▶ _Instructions to follow_: Exact reproduction is needed for the lines from the one with "A 1-D energy-balance model of Thessaly: the" to the end of the listing below, and for no other lines.

▶ _Available records_:

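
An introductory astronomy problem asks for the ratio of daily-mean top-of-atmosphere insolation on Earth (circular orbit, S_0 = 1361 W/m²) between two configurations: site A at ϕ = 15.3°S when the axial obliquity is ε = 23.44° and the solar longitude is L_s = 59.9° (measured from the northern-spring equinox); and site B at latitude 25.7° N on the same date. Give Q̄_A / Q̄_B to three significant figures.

— Configuration A (ϕ=-15.3°):
Solar declination: sin δ = sin ε · sin L_s = sin 23.44° × sin 59.9° = 0.34415, so δ = +20.130°.
cos h₀ = −tan(-15.3°) tan(+20.130°) = 0.1003, h₀ = 1.4704 rad.
Bracket: h₀ sin ϕ sin δ + cos ϕ cos δ sin h₀ = 1.4704×-0.26387×0.34415 + 0.96456×0.93892×0.99496 = -0.133528 + 0.901080 = 0.767552.
Q̄ = (S_0/π) × [bracket] = (1361/π) × 0.767552 = 332.52 W/m².
— Configuration B (ϕ=+25.7°):
cos h₀ = −tan(+25.7°) tan(+20.130°) = -0.1764, h₀ = 1.7481 rad.
Bracket: h₀ sin ϕ sin δ + cos ϕ cos δ sin h₀ = 1.7481×0.43366×0.34415 + 0.90108×0.93892×0.98432 = 0.260894 + 0.832776 = 1.093670.
Q̄ = (S_0/π) × [bracket] = (1361/π) × 1.093670 = 473.80 W/m².
Ratio Q̄_A / Q̄_B = 332.52 / 473.80 = 0.7018.

Q̄_A / Q̄_B ≈ 0.702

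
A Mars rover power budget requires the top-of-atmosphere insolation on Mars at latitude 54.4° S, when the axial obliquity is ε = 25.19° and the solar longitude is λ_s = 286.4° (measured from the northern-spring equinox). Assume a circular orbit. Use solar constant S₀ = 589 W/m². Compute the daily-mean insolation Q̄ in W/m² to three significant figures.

Solar declination: sin δ = sin ε · sin λ_s = sin 25.19° × sin 286.4° = -0.40830, so δ = -24.098°.
cos H₀ = −tan(-54.4°) tan(-24.098°) = -0.6248, H₀ = 2.2456 rad.
Bracket: H₀ sin φ sin δ + cos φ cos δ sin H₀ = 2.2456×-0.81310×-0.40830 + 0.58212×0.91285×0.78081 = 0.745514 + 0.414913 = 1.160427.
Q̄ = (S₀/π) × [bracket] = (589/π) × 1.160427 = 217.6 W/m².

Q̄ ≈ 218 W/m²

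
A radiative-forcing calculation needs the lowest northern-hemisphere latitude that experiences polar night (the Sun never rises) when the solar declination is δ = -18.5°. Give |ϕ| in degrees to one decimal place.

|ϕ| = 71.5°

Polar night requires cos h₀ = −tan ϕ tan δ ≥ 1, i.e. tan ϕ tan δ ≤ −1.
The boundary is |tan ϕ| · |tan δ| = 1, so |ϕ| = 90° − |δ| = 90° − 18.5° = 71.5° in the northern hemisphere.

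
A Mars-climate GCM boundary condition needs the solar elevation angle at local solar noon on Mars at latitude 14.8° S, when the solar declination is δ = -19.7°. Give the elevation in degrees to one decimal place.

At local noon the hour angle is zero, so the zenith angle equals |ϕ − δ| = |-14.8° − (-19.700°)| = 4.900°.
Elevation = 90° − 4.900° = 85.1°.

85.1°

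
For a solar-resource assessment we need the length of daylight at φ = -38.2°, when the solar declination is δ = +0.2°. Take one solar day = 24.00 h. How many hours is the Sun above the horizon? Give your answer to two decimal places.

11.98 h

cos H₀ = −tan φ · tan δ = −tan(-38.2°) × tan(+0.200°) = 0.0027, so H₀ = 1.5680 rad = 89.84°.
Daylight = 2H₀/(2π) × 24.00 h = (1.5680/π) × 24.00 = 11.98 h.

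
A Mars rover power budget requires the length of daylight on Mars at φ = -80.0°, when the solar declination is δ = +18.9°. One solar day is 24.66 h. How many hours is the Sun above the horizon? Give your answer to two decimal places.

cos H₀ = −tan φ · tan δ = 1.9417 ≥ 1, so the Sun never rises (polar night) and H₀ = 0.
Daylight = 2H₀/(2π) × 24.66 h = (0.0000/π) × 24.66 = 0.00 h.

0.00 h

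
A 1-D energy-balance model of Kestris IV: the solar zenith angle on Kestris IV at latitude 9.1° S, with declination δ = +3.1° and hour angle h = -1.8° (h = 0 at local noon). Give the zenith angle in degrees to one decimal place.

θ_z = 12.3°

cos θ_z = sin φ sin δ + cos φ cos δ cos h = -0.008553 + 0.985482 = 0.976929.
θ_z = arccos(0.976929) = 12.3°.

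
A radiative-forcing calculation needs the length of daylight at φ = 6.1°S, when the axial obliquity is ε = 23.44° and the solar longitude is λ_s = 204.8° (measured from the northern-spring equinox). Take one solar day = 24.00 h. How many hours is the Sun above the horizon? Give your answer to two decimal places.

12.14 h

Solar declination: sin δ = sin ε · sin λ_s = sin 23.44° × sin 204.8° = -0.16685, so δ = -9.605°.
cos H₀ = −tan φ · tan δ = −tan(-6.1°) × tan(-9.605°) = -0.0181, so H₀ = 1.5889 rad = 91.04°.
Daylight = 2H₀/(2π) × 24.00 h = (1.5889/π) × 24.00 = 12.14 h.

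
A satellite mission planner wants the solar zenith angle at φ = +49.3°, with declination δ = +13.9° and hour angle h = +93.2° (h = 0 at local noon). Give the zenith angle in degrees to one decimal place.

θ_z = 81.6°

cos θ_z = sin φ sin δ + cos φ cos δ cos h = 0.182125 + -0.035335 = 0.146790.
θ_z = arccos(0.146790) = 81.6°.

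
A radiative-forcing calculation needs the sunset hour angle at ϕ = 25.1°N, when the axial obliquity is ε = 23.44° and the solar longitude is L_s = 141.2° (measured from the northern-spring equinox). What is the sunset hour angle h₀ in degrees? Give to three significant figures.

Solar declination: sin δ = sin ε · sin L_s = sin 23.44° × sin 141.2° = 0.24926, so δ = +14.433°.
cos h₀ = −tan ϕ · tan δ = −tan(+25.1°) × tan(+14.433°) = -0.1206, so h₀ = 1.6917 rad = 96.92°.

h₀ = 96.9°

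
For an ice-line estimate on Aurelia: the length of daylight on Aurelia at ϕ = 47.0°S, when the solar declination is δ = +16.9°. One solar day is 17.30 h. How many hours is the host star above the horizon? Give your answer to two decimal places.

cos h₀ = −tan ϕ · tan δ = −tan(-47.0°) × tan(+16.900°) = 0.3258, so h₀ = 1.2389 rad = 70.99°.
Daylight = 2h₀/(2π) × 17.30 h = (1.2389/π) × 17.30 = 6.82 h.

6.82 h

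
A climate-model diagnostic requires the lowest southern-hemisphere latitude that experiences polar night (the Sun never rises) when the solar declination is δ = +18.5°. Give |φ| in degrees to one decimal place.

|φ| = 71.5°

Polar night requires cos H₀ = −tan φ tan δ ≥ 1, i.e. tan φ tan δ ≤ −1.
The boundary is |tan φ| · |tan δ| = 1, so |φ| = 90° − |δ| = 90° − 18.5° = 71.5° in the southern hemisphere.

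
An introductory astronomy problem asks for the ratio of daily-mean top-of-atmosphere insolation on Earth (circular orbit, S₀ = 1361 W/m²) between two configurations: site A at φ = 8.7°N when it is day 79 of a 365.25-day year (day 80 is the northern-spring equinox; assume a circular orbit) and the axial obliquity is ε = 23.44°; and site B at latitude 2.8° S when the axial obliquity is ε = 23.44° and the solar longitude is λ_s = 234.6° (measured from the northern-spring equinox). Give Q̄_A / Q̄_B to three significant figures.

— Configuration A (φ=+8.7°):
Solar longitude: λ_s = 360° × (79 − 80)/365.25 = -0.986°, i.e. -0.986° + 360° = 359.014°.
sin δ = sin 23.44° × sin 359.014° = -0.00684, so δ = -0.392°.
cos H₀ = −tan(+8.7°) tan(-0.392°) = 0.0010, H₀ = 1.5697 rad.
Bracket: H₀ sin φ sin δ + cos φ cos δ sin H₀ = 1.5697×0.15126×-0.00684 + 0.98849×0.99998×1.00000 = -0.001624 + 0.988470 = 0.986846.
Q̄ = (S₀/π) × [bracket] = (1361/π) × 0.986846 = 427.52 W/m².
— Configuration B (φ=-2.8°):
Solar declination: sin δ = sin ε · sin λ_s = sin 23.44° × sin 234.6° = -0.32425, so δ = -18.920°.
cos H₀ = −tan(-2.8°) tan(-18.920°) = -0.0168, H₀ = 1.5876 rad.
Bracket: H₀ sin φ sin δ + cos φ cos δ sin H₀ = 1.5876×-0.04885×-0.32425 + 0.99881×0.94597×0.99986 = 0.025147 + 0.944712 = 0.969859.
Q̄ = (S₀/π) × [bracket] = (1361/π) × 0.969859 = 420.16 W/m².
Ratio Q̄_A / Q̄_B = 427.52 / 420.16 = 1.018.

Q̄_A / Q̄_B ≈ 1.02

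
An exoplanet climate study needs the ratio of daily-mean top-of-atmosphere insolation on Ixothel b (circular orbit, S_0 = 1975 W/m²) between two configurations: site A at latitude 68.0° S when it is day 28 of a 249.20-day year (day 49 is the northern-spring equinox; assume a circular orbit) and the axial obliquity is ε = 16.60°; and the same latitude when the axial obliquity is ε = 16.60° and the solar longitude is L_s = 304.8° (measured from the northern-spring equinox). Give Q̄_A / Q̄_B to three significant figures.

— Configuration A (ϕ=-68.0°):
Solar longitude: L_s = 360° × (28 − 49)/249.20 = -30.337°, i.e. -30.337° + 360° = 329.663°.
sin δ = sin 16.60° × sin 329.663° = -0.14430, so δ = -8.297°.
cos h₀ = −tan(-68.0°) tan(-8.297°) = -0.3609, h₀ = 1.9401 rad.
Bracket: h₀ sin ϕ sin δ + cos ϕ cos δ sin h₀ = 1.9401×-0.92718×-0.14430 + 0.37461×0.98953×0.93259 = 0.259570 + 0.345700 = 0.605270.
Q̄ = (S_0/π) × [bracket] = (1975/π) × 0.605270 = 380.51 W/m².
— Configuration B (ϕ=-68.0°):
Solar declination: sin δ = sin ε · sin L_s = sin 16.60° × sin 304.8° = -0.23459, so δ = -13.568°.
cos h₀ = −tan(-68.0°) tan(-13.568°) = -0.5973, h₀ = 2.2109 rad.
Bracket: h₀ sin ϕ sin δ + cos ϕ cos δ sin h₀ = 2.2109×-0.92718×-0.23459 + 0.37461×0.97209×0.80201 = 0.480887 + 0.292056 = 0.772943.
Q̄ = (S_0/π) × [bracket] = (1975/π) × 0.772943 = 485.92 W/m².
Ratio Q̄_A / Q̄_B = 380.51 / 485.92 = 0.7831.

Q̄_A / Q̄_B ≈ 0.783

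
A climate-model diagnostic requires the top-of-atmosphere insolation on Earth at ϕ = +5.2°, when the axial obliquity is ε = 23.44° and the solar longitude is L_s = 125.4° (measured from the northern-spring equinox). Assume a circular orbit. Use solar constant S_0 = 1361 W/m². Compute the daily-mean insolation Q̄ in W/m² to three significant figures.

Solar declination: sin δ = sin ε · sin L_s = sin 23.44° × sin 125.4° = 0.32425, so δ = +18.920°.
cos h₀ = −tan(+5.2°) tan(+18.920°) = -0.0312, h₀ = 1.6020 rad.
Bracket: h₀ sin ϕ sin δ + cos ϕ cos δ sin h₀ = 1.6020×0.09063×0.32425 + 0.99588×0.94597×0.99951 = 0.047078 + 0.941611 = 0.988689.
Q̄ = (S_0/π) × [bracket] = (1361/π) × 0.988689 = 428.3 W/m².

Q̄ ≈ 428 W/m²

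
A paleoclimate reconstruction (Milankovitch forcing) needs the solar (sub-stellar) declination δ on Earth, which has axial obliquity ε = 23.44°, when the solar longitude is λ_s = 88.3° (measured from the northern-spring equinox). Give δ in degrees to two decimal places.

sin δ = sin ε · sin λ_s = sin 23.44° × sin 88.3° = 0.397613.
δ = arcsin(0.397613) = +23.43°.

δ = +23.43°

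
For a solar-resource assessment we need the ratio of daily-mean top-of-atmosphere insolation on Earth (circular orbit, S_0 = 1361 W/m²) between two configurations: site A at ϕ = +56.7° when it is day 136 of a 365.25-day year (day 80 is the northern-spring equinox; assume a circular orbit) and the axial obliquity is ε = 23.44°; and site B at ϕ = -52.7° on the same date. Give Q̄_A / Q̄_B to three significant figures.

Q̄_A / Q̄_B ≈ 4.55

— Configuration A (ϕ=+56.7°):
Solar longitude: L_s = 360° × (136 − 80)/365.25 = 55.195°.
sin δ = sin 23.44° × sin 55.195° = 0.32662, so δ = +19.064°.
cos h₀ = −tan(+56.7°) tan(+19.064°) = -0.5261, h₀ = 2.1248 rad.
Bracket: h₀ sin ϕ sin δ + cos ϕ cos δ sin h₀ = 2.1248×0.83581×0.32662 + 0.54902×0.94515×0.85043 = 0.580054 + 0.441293 = 1.021347.
Q̄ = (S_0/π) × [bracket] = (1361/π) × 1.021347 = 442.47 W/m².
— Configuration B (ϕ=-52.7°):
cos h₀ = −tan(-52.7°) tan(+19.064°) = 0.4536, h₀ = 1.1000 rad.
Bracket: h₀ sin ϕ sin δ + cos ϕ cos δ sin h₀ = 1.1000×-0.79547×0.32662 + 0.60599×0.94515×0.89119 = -0.285798 + 0.510430 = 0.224632.
Q̄ = (S_0/π) × [bracket] = (1361/π) × 0.224632 = 97.315 W/m².
Ratio Q̄_A / Q̄_B = 442.47 / 97.315 = 4.547.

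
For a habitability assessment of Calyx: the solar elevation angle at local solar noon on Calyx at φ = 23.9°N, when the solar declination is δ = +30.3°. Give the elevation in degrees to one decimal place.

At local noon the hour angle is zero, so the zenith angle equals |φ − δ| = |+23.9° − (+30.300°)| = 6.400°.
Elevation = 90° − 6.400° = 83.6°.

83.6°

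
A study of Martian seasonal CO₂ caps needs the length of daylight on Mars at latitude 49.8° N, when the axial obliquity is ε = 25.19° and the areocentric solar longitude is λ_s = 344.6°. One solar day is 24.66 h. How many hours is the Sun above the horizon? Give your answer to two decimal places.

11.27 h

sin δ = sin 25.19° × sin 344.6° = -0.11303, so δ = -6.490°.
cos H₀ = −tan φ · tan δ = −tan(+49.8°) × tan(-6.490°) = 0.1346, so H₀ = 1.4358 rad = 82.26°.
Daylight = 2H₀/(2π) × 24.66 h = (1.4358/π) × 24.66 = 11.27 h.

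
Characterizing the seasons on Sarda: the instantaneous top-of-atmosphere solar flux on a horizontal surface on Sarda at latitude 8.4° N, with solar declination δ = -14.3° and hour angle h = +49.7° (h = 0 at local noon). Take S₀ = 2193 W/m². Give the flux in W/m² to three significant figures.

cos θ_z = sin φ sin δ + cos φ cos δ cos h = -0.036082 + 0.620026 = 0.583944.
Flux = S₀ · cos θ_z = 2193 × 0.583944 = 1281 W/m².

1.28e+03 W/m²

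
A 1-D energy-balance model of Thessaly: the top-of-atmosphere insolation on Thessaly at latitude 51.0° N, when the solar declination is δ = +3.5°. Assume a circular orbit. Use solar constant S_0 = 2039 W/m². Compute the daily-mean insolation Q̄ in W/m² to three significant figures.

Q̄ ≈ 457 W/m²

cos h₀ = −tan(+51.0°) tan(+3.500°) = -0.0755, h₀ = 1.6464 rad.
Bracket: h₀ sin ϕ sin δ + cos ϕ cos δ sin h₀ = 1.6464×0.77715×0.06105 + 0.62932×0.99813×0.99714 = 0.078113 + 0.626347 = 0.704460.
Q̄ = (S_0/π) × [bracket] = (2039/π) × 0.704460 = 457.2 W/m².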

▶ _Result of the task_:
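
A 1-D energy-balance model of Thessaly: the top-of-atmosphere insolation on Thessaly at latitude 51.0° N, when the solar declination is δ = +3.5°. Assume a circular orbit. Use solar constant S_0 = 2039 W/m². Compute the daily-mean insolation Q̄ in W/m² to three significant figures.

Q̄ ≈ 457 W/m²

cos h₀ = −tan(+51.0°) tan(+3.500°) = -0.0755, h₀ = 1.6464 rad.
Bracket: h₀ sin ϕ sin δ + cos ϕ cos δ sin h₀ = 1.6464×0.77715×0.06105 + 0.62932×0.99813×0.99714 = 0.078113 + 0.626347 = 0.704460.
Q̄ = (S_0/π) × [bracket] = (2039/π) × 0.704460 = 457.2 W/m².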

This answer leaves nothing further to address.